### TASK INSTRUCTIONS
What you give back must match the data below character for character.

### EXERCISE DATA
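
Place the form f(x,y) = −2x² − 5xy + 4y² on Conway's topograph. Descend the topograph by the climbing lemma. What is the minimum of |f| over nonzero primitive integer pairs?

descent: ρ → (4,5,-2)  [lands on river]
river: ρ → (-2,7,1)
river: ρ → (1,7,-2)
river: ρ → (-2,5,4)
river: ρ → (4,3,-3)
river: ρ → (-3,3,4)
closes: descent 1, river 6
min |a| on river = 1

1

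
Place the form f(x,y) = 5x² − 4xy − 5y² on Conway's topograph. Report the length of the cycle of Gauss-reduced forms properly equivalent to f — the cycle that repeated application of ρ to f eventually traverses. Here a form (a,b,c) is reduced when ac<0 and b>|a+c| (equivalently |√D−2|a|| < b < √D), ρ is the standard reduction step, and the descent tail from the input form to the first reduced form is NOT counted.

D = 116, ⌊√D⌋ = 10
descent: ρ → (-5,4,5)  [lands on river]
river: ρ → (5,6,-4)
river: ρ → (-4,10,1)
river: ρ → (1,10,-4)
river: ρ → (-4,6,5)
river: ρ → (5,4,-5)
river: ρ → (-5,6,4)
river: ρ → (4,10,-1)
river: ρ → (-1,10,4)
river: ρ → (4,6,-5)
ρ-cycle length = 10 (tail of 1 descent step not counted)

10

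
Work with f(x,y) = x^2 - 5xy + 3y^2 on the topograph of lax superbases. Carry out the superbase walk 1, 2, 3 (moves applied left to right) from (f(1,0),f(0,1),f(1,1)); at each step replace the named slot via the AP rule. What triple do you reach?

start (1,3,-1) = (f(1,0),f(0,1),f(1,1))
replace slot 1: 2·(3+(-1)) − 1 = 3 → (3,3,-1)
replace slot 2: 2·(3+(-1)) − 3 = 1 → (3,1,-1)
replace slot 3: 2·(3+1) − (-1) = 9 → (3,1,9)

3,1,9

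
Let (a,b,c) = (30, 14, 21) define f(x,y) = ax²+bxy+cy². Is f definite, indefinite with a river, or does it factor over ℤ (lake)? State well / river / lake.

D = b²−4ac = 14² − 4·30·21 = -2324
D < 0 ⇒ definite ⇒ every region one sign ⇒ single well

well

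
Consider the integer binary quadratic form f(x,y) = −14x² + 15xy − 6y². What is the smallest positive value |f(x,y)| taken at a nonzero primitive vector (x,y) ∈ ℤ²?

translate: b→13 (≡-15 mod 28), so (14,-15,6)→(14,13,5)
flip: (14,13,5)→(5,-13,14)
translate: b→-3 (≡-13 mod 10), so (5,-13,14)→(5,-3,6)
reduced (well bottom): (5,-3,6) with a≤c, −a<b≤a
well minimum |f| = |-5| = 5 (negative-definite)

5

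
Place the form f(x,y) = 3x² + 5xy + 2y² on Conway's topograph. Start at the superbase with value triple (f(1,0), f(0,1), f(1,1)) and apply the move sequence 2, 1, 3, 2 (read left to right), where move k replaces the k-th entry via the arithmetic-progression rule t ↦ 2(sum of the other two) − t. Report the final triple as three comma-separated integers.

start (3,2,10) = (f(1,0),f(0,1),f(1,1))
replace slot 2: 2·(3+10) − 2 = 24 → (3,24,10)
replace slot 1: 2·(24+10) − 3 = 65 → (65,24,10)
replace slot 3: 2·(65+24) − 10 = 168 → (65,24,168)
replace slot 2: 2·(65+168) − 24 = 442 → (65,442,168)

65,442,168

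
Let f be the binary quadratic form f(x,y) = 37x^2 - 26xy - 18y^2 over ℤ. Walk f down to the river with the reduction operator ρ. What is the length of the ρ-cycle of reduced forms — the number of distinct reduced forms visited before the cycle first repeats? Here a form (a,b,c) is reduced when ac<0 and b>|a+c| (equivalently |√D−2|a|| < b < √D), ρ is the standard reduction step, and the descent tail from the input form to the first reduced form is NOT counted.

D = 3340, ⌊√D⌋ = 57
descent: ρ → (-18,26,37)  [lands on river]
river: ρ → (37,48,-7)
river: ρ → (-7,50,30)
river: ρ → (30,10,-27)
river: ρ → (-27,44,13)
river: ρ → (13,34,-42)
river: ρ → (-42,50,5)
river: ρ → (5,50,-42)
river: ρ → (-42,34,13)
river: ρ → (13,44,-27)
river: ρ → (-27,10,30)
river: ρ → (30,50,-7)
river: ρ → (-7,48,37)
river: ρ → (37,26,-18)
river: ρ → (-18,46,17)
river: ρ → (17,56,-3)
river: ρ → (-3,52,53)
river: ρ → (53,54,-2)
river: ρ → (-2,54,53)
river: ρ → (53,52,-3)
river: ρ → (-3,56,17)
river: ρ → (17,46,-18)
ρ-cycle length = 22 (tail of 1 descent step not counted)

22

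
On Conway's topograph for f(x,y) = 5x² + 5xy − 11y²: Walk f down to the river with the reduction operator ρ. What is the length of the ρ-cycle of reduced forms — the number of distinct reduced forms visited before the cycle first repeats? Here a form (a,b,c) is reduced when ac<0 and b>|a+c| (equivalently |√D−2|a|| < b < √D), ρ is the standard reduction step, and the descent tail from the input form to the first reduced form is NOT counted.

D = 245, ⌊√D⌋ = 15
descent: ρ → (-11,-5,5)
descent: ρ → (5,15,-1)  [lands on river]
river: ρ → (-1,15,5)
ρ-cycle length = 2 (tail of 2 descent steps not counted)

2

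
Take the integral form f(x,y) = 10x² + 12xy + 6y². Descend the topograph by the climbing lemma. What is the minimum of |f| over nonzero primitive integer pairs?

translate: b→-8 (≡12 mod 20), so (10,12,6)→(10,-8,4)
flip: (10,-8,4)→(4,8,10)
translate: b→0 (≡8 mod 8), so (4,8,10)→(4,0,6)
reduced (well bottom): (4,0,6) with a≤c, −a<b≤a
well minimum = a = 4

4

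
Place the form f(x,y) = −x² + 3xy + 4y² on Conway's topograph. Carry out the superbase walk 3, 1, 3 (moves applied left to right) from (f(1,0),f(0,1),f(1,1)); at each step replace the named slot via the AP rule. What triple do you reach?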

### COMPLETED TASK
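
Place the form f(x,y) = −2x² − 5xy + 4y² on Conway's topograph. Descend the topograph by the climbing lemma. What is the minimum of |f| over nonzero primitive integer pairs?

descent: ρ → (4,5,-2)  [lands on river]
river: ρ → (-2,7,1)
river: ρ → (1,7,-2)
river: ρ → (-2,5,4)
river: ρ → (4,3,-3)
river: ρ → (-3,3,4)
closes: descent 1, river 6
min |a| on river = 1

1

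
Place the form f(x,y) = 5x² − 4xy − 5y² on Conway's topograph. Report the length of the cycle of Gauss-reduced forms properly equivalent to f — the cycle that repeated application of ρ to f eventually traverses. Here a form (a,b,c) is reduced when ac<0 and b>|a+c| (equivalently |√D−2|a|| < b < √D), ρ is the standard reduction step, and the descent tail from the input form to the first reduced form is NOT counted.

D = 116, ⌊√D⌋ = 10
descent: ρ → (-5,4,5)  [lands on river]
river: ρ → (5,6,-4)
river: ρ → (-4,10,1)
river: ρ → (1,10,-4)
river: ρ → (-4,6,5)
river: ρ → (5,4,-5)
river: ρ → (-5,6,4)
river: ρ → (4,10,-1)
river: ρ → (-1,10,4)
river: ρ → (4,6,-5)
ρ-cycle length = 10 (tail of 1 descent step not counted)

10

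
Work with f(x,y) = x^2 - 5xy + 3y^2 on the topograph of lax superbases. Carry out the superbase walk 1, 2, 3 (moves applied left to right) from (f(1,0),f(0,1),f(1,1)); at each step replace the named slot via the AP rule. What triple do you reach?

start (1,3,-1) = (f(1,0),f(0,1),f(1,1))
replace slot 1: 2·(3+(-1)) − 1 = 3 → (3,3,-1)
replace slot 2: 2·(3+(-1)) − 3 = 1 → (3,1,-1)
replace slot 3: 2·(3+1) − (-1) = 9 → (3,1,9)

3,1,9

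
Let (a,b,c) = (30, 14, 21) define f(x,y) = ax²+bxy+cy². Is f definite, indefinite with a river, or does it factor over ℤ (lake)? State well / river / lake.

D = b²−4ac = 14² − 4·30·21 = -2324
D < 0 ⇒ definite ⇒ every region one sign ⇒ single well

well

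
Consider the integer binary quadratic form f(x,y) = −14x² + 15xy − 6y². What is the smallest positive value |f(x,y)| taken at a nonzero primitive vector (x,y) ∈ ℤ²?

translate: b→13 (≡-15 mod 28), so (14,-15,6)→(14,13,5)
flip: (14,13,5)→(5,-13,14)
translate: b→-3 (≡-13 mod 10), so (5,-13,14)→(5,-3,6)
reduced (well bottom): (5,-3,6) with a≤c, −a<b≤a
well minimum |f| = |-5| = 5 (negative-definite)

5

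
Place the form f(x,y) = 3x² + 5xy + 2y² on Conway's topograph. Start at the superbase with value triple (f(1,0), f(0,1), f(1,1)) and apply the move sequence 2, 1, 3, 2 (read left to right), where move k replaces the k-th entry via the arithmetic-progression rule t ↦ 2(sum of the other two) − t. Report the final triple as three comma-separated integers.

start (3,2,10) = (f(1,0),f(0,1),f(1,1))
replace slot 2: 2·(3+10) − 2 = 24 → (3,24,10)
replace slot 1: 2·(24+10) − 3 = 65 → (65,24,10)
replace slot 3: 2·(65+24) − 10 = 168 → (65,24,168)
replace slot 2: 2·(65+168) − 24 = 442 → (65,442,168)

65,442,168

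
Let f be the binary quadratic form f(x,y) = 37x^2 - 26xy - 18y^2 over ℤ. Walk f down to the river with the reduction operator ρ. What is the length of the ρ-cycle of reduced forms — the number of distinct reduced forms visited before the cycle first repeats? Here a form (a,b,c) is reduced when ac<0 and b>|a+c| (equivalently |√D−2|a|| < b < √D), ρ is the standard reduction step, and the descent tail from the input form to the first reduced form is NOT counted.

D = 3340, ⌊√D⌋ = 57
descent: ρ → (-18,26,37)  [lands on river]
river: ρ → (37,48,-7)
river: ρ → (-7,50,30)
river: ρ → (30,10,-27)
river: ρ → (-27,44,13)
river: ρ → (13,34,-42)
river: ρ → (-42,50,5)
river: ρ → (5,50,-42)
river: ρ → (-42,34,13)
river: ρ → (13,44,-27)
river: ρ → (-27,10,30)
river: ρ → (30,50,-7)
river: ρ → (-7,48,37)
river: ρ → (37,26,-18)
river: ρ → (-18,46,17)
river: ρ → (17,56,-3)
river: ρ → (-3,52,53)
river: ρ → (53,54,-2)
river: ρ → (-2,54,53)
river: ρ → (53,52,-3)
river: ρ → (-3,56,17)
river: ρ → (17,46,-18)
ρ-cycle length = 22 (tail of 1 descent step not counted)

22

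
On Conway's topograph for f(x,y) = 5x² + 5xy − 11y²: Walk f down to the river with the reduction operator ρ. What is the length of the ρ-cycle of reduced forms — the number of distinct reduced forms visited before the cycle first repeats? Here a form (a,b,c) is reduced when ac<0 and b>|a+c| (equivalently |√D−2|a|| < b < √D), ρ is the standard reduction step, and the descent tail from the input form to the first reduced form is NOT counted.

D = 245, ⌊√D⌋ = 15
descent: ρ → (-11,-5,5)
descent: ρ → (5,15,-1)  [lands on river]
river: ρ → (-1,15,5)
ρ-cycle length = 2 (tail of 2 descent steps not counted)

2

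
Take the integral form f(x,y) = 10x² + 12xy + 6y². Descend the topograph by the climbing lemma. What is the minimum of |f| over nonzero primitive integer pairs?

translate: b→-8 (≡12 mod 20), so (10,12,6)→(10,-8,4)
flip: (10,-8,4)→(4,8,10)
translate: b→0 (≡8 mod 8), so (4,8,10)→(4,0,6)
reduced (well bottom): (4,0,6) with a≤c, −a<b≤a
well minimum = a = 4

4

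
Place the form f(x,y) = −x² + 3xy + 4y² on Conway's topograph. Carry out the superbase walk 3, 1, 3 (moves applied left to right) from (f(1,0),f(0,1),f(1,1)); at each step replace the named slot via the AP rule. What triple do you reach?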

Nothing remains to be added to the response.